WORK REQUIRED: Your job is to copy all the entries precisely as they stand.
LISTED RECORDS START
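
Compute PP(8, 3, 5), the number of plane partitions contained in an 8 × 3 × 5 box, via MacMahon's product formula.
PP(8, 3, 5) = 61408347

Evaluate the triple product over i = 1..8, j = 1..3, k = 1..5. The factors are (2/1) · (3/2) · (4/3) · (5/4) · (6/5) · (3/2) · (4/3) · (5/4) · … (120 factors total). The numerators and denominators telescope so the product is an integer; carrying out the multiplication exactly gives PP(8, 3, 5) = 61408347.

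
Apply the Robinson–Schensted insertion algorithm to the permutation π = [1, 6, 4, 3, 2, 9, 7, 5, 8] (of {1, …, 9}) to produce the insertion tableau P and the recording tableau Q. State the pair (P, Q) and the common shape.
P = [1, 2, 5, 8] / [3, 7] / [4, 9] / [6];  Q = [1, 2, 6, 9] / [3, 7] / [4, 8] / [5];  common shape = (4, 2, 2, 1)

Row-insert the values π_1, π_2, … into P one at a time, bumping the leftmost entry strictly greater than the inserted value down to the next row. The recording tableau Q records, in position (i, j), the step at which that cell was added to P.
  Insert 1 (step 1): P = [1];  Q = [1]
  Insert 6 (step 2): P = [1, 6];  Q = [1, 2]
  Insert 4 (step 3): P = [1, 4] / [6];  Q = [1, 2] / [3]
  Insert 3 (step 4): P = [1, 3] / [4] / [6];  Q = [1, 2] / [3] / [4]
  Insert 2 (step 5): P = [1, 2] / [3] / [4] / [6];  Q = [1, 2] / [3] / [4] / [5]
  Insert 9 (step 6): P = [1, 2, 9] / [3] / [4] / [6];  Q = [1, 2, 6] / [3] / [4] / [5]
  Insert 7 (step 7): P = [1, 2, 7] / [3, 9] / [4] / [6];  Q = [1, 2, 6] / [3, 7] / [4] / [5]
  Insert 5 (step 8): P = [1, 2, 5] / [3, 7] / [4, 9] / [6];  Q = [1, 2, 6] / [3, 7] / [4, 8] / [5]
  Insert 8 (step 9): P = [1, 2, 5, 8] / [3, 7] / [4, 9] / [6];  Q = [1, 2, 6, 9] / [3, 7] / [4, 8] / [5]
Final shape: (4, 2, 2, 1).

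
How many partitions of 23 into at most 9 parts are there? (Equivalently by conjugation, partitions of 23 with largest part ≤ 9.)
p(23, parts ≤ 9) = 887

Use the recurrence p(n, m) = p(n, m−1) + p(n−m, m): either the largest part is < m (count p(n, m−1)) or the largest part is exactly m (remove one copy of m, count p(n−m, m)). With p(0, ·) = 1 this gives p(23, parts ≤ 9) = 887. (By conjugating Young diagrams, this also counts partitions of 23 into at most 9 parts.)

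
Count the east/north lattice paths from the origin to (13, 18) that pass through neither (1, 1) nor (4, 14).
Number of paths = 101074105

Inclusion–exclusion. Total paths: C(31, 13) = 206253075. Through P₁: C(2, 1)·C(29, 12) = 103791870. Through P₂: C(18, 4)·C(13, 9) = 2187900. Since P₁ is strictly southwest of P₂, a monotone path through both must visit P₁ then P₂; paths through both = C(2, 1)·C(16, 3)·C(13, 9) = 800800. Avoid both = 206253075 − 103791870 − 2187900 + 800800 = 101074105.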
LISTED RECORDS END
WRITTEN SOLUTION:
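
Compute PP(8, 3, 5), the number of plane partitions contained in an 8 × 3 × 5 box, via MacMahon's product formula.
PP(8, 3, 5) = 61408347

Evaluate the triple product over i = 1..8, j = 1..3, k = 1..5. The factors are (2/1) · (3/2) · (4/3) · (5/4) · (6/5) · (3/2) · (4/3) · (5/4) · … (120 factors total). The numerators and denominators telescope so the product is an integer; carrying out the multiplication exactly gives PP(8, 3, 5) = 61408347.

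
Apply the Robinson–Schensted insertion algorithm to the permutation π = [1, 6, 4, 3, 2, 9, 7, 5, 8] (of {1, …, 9}) to produce the insertion tableau P and the recording tableau Q. State the pair (P, Q) and the common shape.
P = [1, 2, 5, 8] / [3, 7] / [4, 9] / [6];  Q = [1, 2, 6, 9] / [3, 7] / [4, 8] / [5];  common shape = (4, 2, 2, 1)

Row-insert the values π_1, π_2, … into P one at a time, bumping the leftmost entry strictly greater than the inserted value down to the next row. The recording tableau Q records, in position (i, j), the step at which that cell was added to P.
  Insert 1 (step 1): P = [1];  Q = [1]
  Insert 6 (step 2): P = [1, 6];  Q = [1, 2]
  Insert 4 (step 3): P = [1, 4] / [6];  Q = [1, 2] / [3]
  Insert 3 (step 4): P = [1, 3] / [4] / [6];  Q = [1, 2] / [3] / [4]
  Insert 2 (step 5): P = [1, 2] / [3] / [4] / [6];  Q = [1, 2] / [3] / [4] / [5]
  Insert 9 (step 6): P = [1, 2, 9] / [3] / [4] / [6];  Q = [1, 2, 6] / [3] / [4] / [5]
  Insert 7 (step 7): P = [1, 2, 7] / [3, 9] / [4] / [6];  Q = [1, 2, 6] / [3, 7] / [4] / [5]
  Insert 5 (step 8): P = [1, 2, 5] / [3, 7] / [4, 9] / [6];  Q = [1, 2, 6] / [3, 7] / [4, 8] / [5]
  Insert 8 (step 9): P = [1, 2, 5, 8] / [3, 7] / [4, 9] / [6];  Q = [1, 2, 6, 9] / [3, 7] / [4, 8] / [5]
Final shape: (4, 2, 2, 1).

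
How many partitions of 23 into at most 9 parts are there? (Equivalently by conjugation, partitions of 23 with largest part ≤ 9.)
p(23, parts ≤ 9) = 887

Use the recurrence p(n, m) = p(n, m−1) + p(n−m, m): either the largest part is < m (count p(n, m−1)) or the largest part is exactly m (remove one copy of m, count p(n−m, m)). With p(0, ·) = 1 this gives p(23, parts ≤ 9) = 887. (By conjugating Young diagrams, this also counts partitions of 23 into at most 9 parts.)

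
Count the east/north lattice paths from the origin to (13, 18) that pass through neither (1, 1) nor (4, 14).
Number of paths = 101074105

Inclusion–exclusion. Total paths: C(31, 13) = 206253075. Through P₁: C(2, 1)·C(29, 12) = 103791870. Through P₂: C(18, 4)·C(13, 9) = 2187900. Since P₁ is strictly southwest of P₂, a monotone path through both must visit P₁ then P₂; paths through both = C(2, 1)·C(16, 3)·C(13, 9) = 800800. Avoid both = 206253075 − 103791870 − 2187900 + 800800 = 101074105.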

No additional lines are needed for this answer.